WHAT YOU SHOULD DO: Transcribe exactly the line containing "A sub-Neptune orbits" and the remaining lines of the listing below, through the very last.

** SUPPLIED DATA follows **

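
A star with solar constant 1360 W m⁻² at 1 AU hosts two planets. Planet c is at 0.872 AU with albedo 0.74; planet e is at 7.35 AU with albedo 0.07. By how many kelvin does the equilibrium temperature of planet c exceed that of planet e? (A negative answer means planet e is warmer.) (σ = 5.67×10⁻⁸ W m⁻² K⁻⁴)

ΔT ≈ 112.0 K

T_eq = [S₀(1−A)/(4σd²)]^(1/4), so T ∝ (1−A)^(1/4) / √d.
T₁ = [1360×0.26/(4×5.67×10⁻⁸×0.872²)]^(1/4) = 212.79 K.
T₂ = [1360×0.93/(4×5.67×10⁻⁸×7.35²)]^(1/4) = 100.80 K.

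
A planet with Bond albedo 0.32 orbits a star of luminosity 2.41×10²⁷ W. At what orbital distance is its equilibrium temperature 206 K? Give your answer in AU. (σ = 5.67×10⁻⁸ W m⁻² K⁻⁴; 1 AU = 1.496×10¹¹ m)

From T_eq⁴ = L(1−A)/(16πσd²): d = √[L(1−A)/(16πσT_eq⁴)].
d = √[2.41×10²⁷ × 0.68 / (16π × 5.67×10⁻⁸ × (206)⁴)] = 5.65×10¹¹ m = 3.78 AU.

d ≈ 3.78 AU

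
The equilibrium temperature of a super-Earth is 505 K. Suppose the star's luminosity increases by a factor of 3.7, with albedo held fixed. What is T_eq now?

T_eq ∝ L^(1/4) · d^(−1/2).
T′ = 505 × 3.7^(1/4) = 700 K.

T_eq ≈ 700 K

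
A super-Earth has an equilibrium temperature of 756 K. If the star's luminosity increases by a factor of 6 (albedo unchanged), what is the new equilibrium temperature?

T_eq ≈ 1180 K

T_eq ∝ L^(1/4) · d^(−1/2).
T′ = 756 × 6^(1/4) = 1180 K.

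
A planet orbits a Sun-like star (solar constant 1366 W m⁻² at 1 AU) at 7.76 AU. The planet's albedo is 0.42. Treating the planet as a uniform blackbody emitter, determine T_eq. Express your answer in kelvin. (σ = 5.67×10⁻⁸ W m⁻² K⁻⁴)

Flux at 7.76 AU: S = 1366/7.76² = 22.7 W m⁻².
Energy balance: absorbed = emitted ⇒ πR²·S(1−A) = 4πR²·σT_eq⁴, so T_eq⁴ = S(1−A)/(4σ).
T_eq = [22.7 × 0.58 / (4 × 5.67×10⁻⁸)]^(1/4) = (5.80×10⁷)^(1/4) = 87.3 K.

T_eq ≈ 87.3 K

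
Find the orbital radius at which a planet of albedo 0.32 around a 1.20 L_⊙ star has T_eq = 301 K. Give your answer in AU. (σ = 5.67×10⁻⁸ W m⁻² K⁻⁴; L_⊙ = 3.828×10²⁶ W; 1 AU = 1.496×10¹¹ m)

d ≈ 0.772 AU

L = 1.20 × 3.828×10²⁶ = 4.59×10²⁶ W.
From T_eq⁴ = L(1−A)/(16πσd²): d = √[L(1−A)/(16πσT_eq⁴)].
d = √[4.59×10²⁶ × 0.68 / (16π × 5.67×10⁻⁸ × (301)⁴)] = 1.16×10¹¹ m = 0.772 AU.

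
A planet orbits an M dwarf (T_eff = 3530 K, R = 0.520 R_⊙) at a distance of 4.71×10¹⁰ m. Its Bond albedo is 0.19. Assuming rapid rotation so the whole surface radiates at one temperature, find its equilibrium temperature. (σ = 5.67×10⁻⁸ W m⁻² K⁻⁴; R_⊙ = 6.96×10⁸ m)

T_eq ≈ 208 K

R_⋆ = 0.520 × 6.96×10⁸ = 3.62×10⁸ m.
L = 4πR_⋆²σT_⋆⁴ = 4π(3.62×10⁸)² × 5.67×10⁻⁸ × (3530)⁴ = 1.45×10²⁵ W.
S = L/(4πd²) = 520 W m⁻².
Energy balance: absorbed = emitted ⇒ πR²·S(1−A) = 4πR²·σT_eq⁴, so T_eq⁴ = S(1−A)/(4σ).
T_eq = [520 × 0.81 / (4 × 5.67×10⁻⁸)]^(1/4) = (1.86×10⁹)^(1/4) = 208 K.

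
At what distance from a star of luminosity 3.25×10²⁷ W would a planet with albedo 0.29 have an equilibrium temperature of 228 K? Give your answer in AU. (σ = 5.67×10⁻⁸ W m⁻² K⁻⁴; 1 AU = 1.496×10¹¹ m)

From T_eq⁴ = L(1−A)/(16πσd²): d = √[L(1−A)/(16πσT_eq⁴)].
d = √[3.25×10²⁷ × 0.71 / (16π × 5.67×10⁻⁸ × (228)⁴)] = 5.47×10¹¹ m = 3.66 AU.

d ≈ 3.66 AU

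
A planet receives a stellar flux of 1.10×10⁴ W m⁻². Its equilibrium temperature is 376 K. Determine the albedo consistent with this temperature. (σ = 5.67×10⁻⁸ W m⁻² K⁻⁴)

From T_eq⁴ = S(1−A)/(4σ): 1−A = 4σT_eq⁴/S.
1−A = 4 × 5.67×10⁻⁸ × (376)⁴ / 1.10×10⁴ = 0.412.

A ≈ 0.59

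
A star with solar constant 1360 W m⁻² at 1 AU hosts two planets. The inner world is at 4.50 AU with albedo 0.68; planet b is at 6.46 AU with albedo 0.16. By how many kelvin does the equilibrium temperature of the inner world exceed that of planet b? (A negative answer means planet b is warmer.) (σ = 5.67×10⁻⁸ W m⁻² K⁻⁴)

T_eq = [S₀(1−A)/(4σd²)]^(1/4), so T ∝ (1−A)^(1/4) / √d.
T₁ = [1360×0.32/(4×5.67×10⁻⁸×4.50²)]^(1/4) = 98.66 K.
T₂ = [1360×0.84/(4×5.67×10⁻⁸×6.46²)]^(1/4) = 104.82 K.

ΔT ≈ -6.2 K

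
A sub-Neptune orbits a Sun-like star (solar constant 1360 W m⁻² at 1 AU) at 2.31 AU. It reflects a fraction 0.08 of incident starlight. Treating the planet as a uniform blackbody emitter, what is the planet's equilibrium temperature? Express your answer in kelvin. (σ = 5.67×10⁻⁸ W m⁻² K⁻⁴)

Flux at 2.31 AU: S = 1360/2.31² = 255 W m⁻².
Energy balance: absorbed = emitted ⇒ πR²·S(1−A) = 4πR²·σT_eq⁴, so T_eq⁴ = S(1−A)/(4σ).
T_eq = [255 × 0.92 / (4 × 5.67×10⁻⁸)]^(1/4) = (1.03×10⁹)^(1/4) = 179 K.

T_eq ≈ 179 K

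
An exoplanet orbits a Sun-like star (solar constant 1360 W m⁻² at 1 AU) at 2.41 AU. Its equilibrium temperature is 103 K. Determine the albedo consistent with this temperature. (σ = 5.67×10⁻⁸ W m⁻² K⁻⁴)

A ≈ 0.89

Flux at 2.41 AU: S = 1360/2.41² = 234 W m⁻².
From T_eq⁴ = S(1−A)/(4σ): 1−A = 4σT_eq⁴/S.
1−A = 4 × 5.67×10⁻⁸ × (103)⁴ / 234 = 0.109.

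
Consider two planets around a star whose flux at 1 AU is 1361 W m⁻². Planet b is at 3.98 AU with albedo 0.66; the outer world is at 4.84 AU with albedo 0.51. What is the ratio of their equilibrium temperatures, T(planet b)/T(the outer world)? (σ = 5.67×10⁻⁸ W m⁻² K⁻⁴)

T_eq = [S₀(1−A)/(4σd²)]^(1/4), so T ∝ (1−A)^(1/4) / √d.
T₁ = [1361×0.34/(4×5.67×10⁻⁸×3.98²)]^(1/4) = 106.53 K.
T₂ = [1361×0.49/(4×5.67×10⁻⁸×4.84²)]^(1/4) = 105.85 K.

T₁/T₂ ≈ 1.006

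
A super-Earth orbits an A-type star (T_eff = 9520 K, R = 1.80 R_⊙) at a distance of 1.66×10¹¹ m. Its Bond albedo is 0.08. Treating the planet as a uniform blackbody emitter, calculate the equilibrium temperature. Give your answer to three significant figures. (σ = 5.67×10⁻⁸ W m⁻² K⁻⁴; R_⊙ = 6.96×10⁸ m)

R_⋆ = 1.80 × 6.96×10⁸ = 1.25×10⁹ m.
L = 4πR_⋆²σT_⋆⁴ = 4π(1.25×10⁹)² × 5.67×10⁻⁸ × (9520)⁴ = 9.19×10²⁷ W.
S = L/(4πd²) = 2.65×10⁴ W m⁻².
Energy balance: absorbed = emitted ⇒ πR²·S(1−A) = 4πR²·σT_eq⁴, so T_eq⁴ = S(1−A)/(4σ).
T_eq = [2.65×10⁴ × 0.92 / (4 × 5.67×10⁻⁸)]^(1/4) = (1.08×10¹¹)^(1/4) = 573 K.

T_eq ≈ 573 K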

** End of SUPPLIED DATA **

OUTPUT:
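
A sub-Neptune orbits a Sun-like star (solar constant 1360 W m⁻² at 1 AU) at 2.31 AU. It reflects a fraction 0.08 of incident starlight. Treating the planet as a uniform blackbody emitter, what is the planet's equilibrium temperature? Express your answer in kelvin. (σ = 5.67×10⁻⁸ W m⁻² K⁻⁴)

Flux at 2.31 AU: S = 1360/2.31² = 255 W m⁻².
Energy balance: absorbed = emitted ⇒ πR²·S(1−A) = 4πR²·σT_eq⁴, so T_eq⁴ = S(1−A)/(4σ).
T_eq = [255 × 0.92 / (4 × 5.67×10⁻⁸)]^(1/4) = (1.03×10⁹)^(1/4) = 179 K.

T_eq ≈ 179 K

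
An exoplanet orbits a Sun-like star (solar constant 1360 W m⁻² at 1 AU) at 2.41 AU. Its equilibrium temperature is 103 K. Determine the albedo consistent with this temperature. (σ = 5.67×10⁻⁸ W m⁻² K⁻⁴)

A ≈ 0.89

Flux at 2.41 AU: S = 1360/2.41² = 234 W m⁻².
From T_eq⁴ = S(1−A)/(4σ): 1−A = 4σT_eq⁴/S.
1−A = 4 × 5.67×10⁻⁸ × (103)⁴ / 234 = 0.109.

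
Consider two planets around a star whose flux at 1 AU is 1361 W m⁻². Planet b is at 3.98 AU with albedo 0.66; the outer world is at 4.84 AU with albedo 0.51. What is the ratio of their equilibrium temperatures, T(planet b)/T(the outer world)? (σ = 5.67×10⁻⁸ W m⁻² K⁻⁴)

T_eq = [S₀(1−A)/(4σd²)]^(1/4), so T ∝ (1−A)^(1/4) / √d.
T₁ = [1361×0.34/(4×5.67×10⁻⁸×3.98²)]^(1/4) = 106.53 K.
T₂ = [1361×0.49/(4×5.67×10⁻⁸×4.84²)]^(1/4) = 105.85 K.

T₁/T₂ ≈ 1.006

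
A super-Earth orbits an A-type star (T_eff = 9520 K, R = 1.80 R_⊙) at a distance of 1.66×10¹¹ m. Its Bond albedo is 0.08. Treating the planet as a uniform blackbody emitter, calculate the equilibrium temperature. Give your answer to three significant figures. (σ = 5.67×10⁻⁸ W m⁻² K⁻⁴; R_⊙ = 6.96×10⁸ m)

R_⋆ = 1.80 × 6.96×10⁸ = 1.25×10⁹ m.
L = 4πR_⋆²σT_⋆⁴ = 4π(1.25×10⁹)² × 5.67×10⁻⁸ × (9520)⁴ = 9.19×10²⁷ W.
S = L/(4πd²) = 2.65×10⁴ W m⁻².
Energy balance: absorbed = emitted ⇒ πR²·S(1−A) = 4πR²·σT_eq⁴, so T_eq⁴ = S(1−A)/(4σ).
T_eq = [2.65×10⁴ × 0.92 / (4 × 5.67×10⁻⁸)]^(1/4) = (1.08×10¹¹)^(1/4) = 573 K.

T_eq ≈ 573 K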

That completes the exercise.